● WHAT IS BEING ASKED:
Provide the number of lines in the entries below containing "load", with no further words.

DATA SHOWN Start Marker

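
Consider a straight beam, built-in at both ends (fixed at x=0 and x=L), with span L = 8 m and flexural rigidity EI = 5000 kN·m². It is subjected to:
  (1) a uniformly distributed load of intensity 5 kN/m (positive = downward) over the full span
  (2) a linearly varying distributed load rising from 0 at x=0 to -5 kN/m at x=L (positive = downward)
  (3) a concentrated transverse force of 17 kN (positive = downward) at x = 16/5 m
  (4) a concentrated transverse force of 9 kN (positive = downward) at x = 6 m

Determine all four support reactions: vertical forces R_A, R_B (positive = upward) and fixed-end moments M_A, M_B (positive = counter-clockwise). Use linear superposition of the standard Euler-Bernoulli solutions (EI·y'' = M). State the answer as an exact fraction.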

DATA SHOWN End Marker

● EXERCISE ANSWER:
2